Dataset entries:
────────
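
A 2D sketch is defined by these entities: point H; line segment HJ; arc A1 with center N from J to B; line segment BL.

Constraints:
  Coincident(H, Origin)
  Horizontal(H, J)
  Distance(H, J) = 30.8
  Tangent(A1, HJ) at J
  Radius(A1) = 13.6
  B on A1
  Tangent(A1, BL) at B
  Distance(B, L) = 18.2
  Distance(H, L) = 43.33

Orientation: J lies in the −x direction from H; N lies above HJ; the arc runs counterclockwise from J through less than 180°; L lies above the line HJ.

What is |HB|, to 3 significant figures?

26.0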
────────
Please write the data above out again, exactly the same.

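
A 2D sketch is defined by these entities: point H; line segment HJ; arc A1 with center N from J to B; line segment BL.

Constraints:
  Coincident(H, Origin)
  Horizontal(H, J)
  Distance(H, J) = 30.8
  Tangent(A1, HJ) at J
  Radius(A1) = 13.6
  B on A1
  Tangent(A1, BL) at B
  Distance(B, L) = 18.2
  Distance(H, L) = 43.33

Orientation: J lies in the −x direction from H; N lies above HJ; the arc runs counterclockwise from J through less than 180°; L lies above the line HJ.

What is |HB|, to 3 significant figures?

26.0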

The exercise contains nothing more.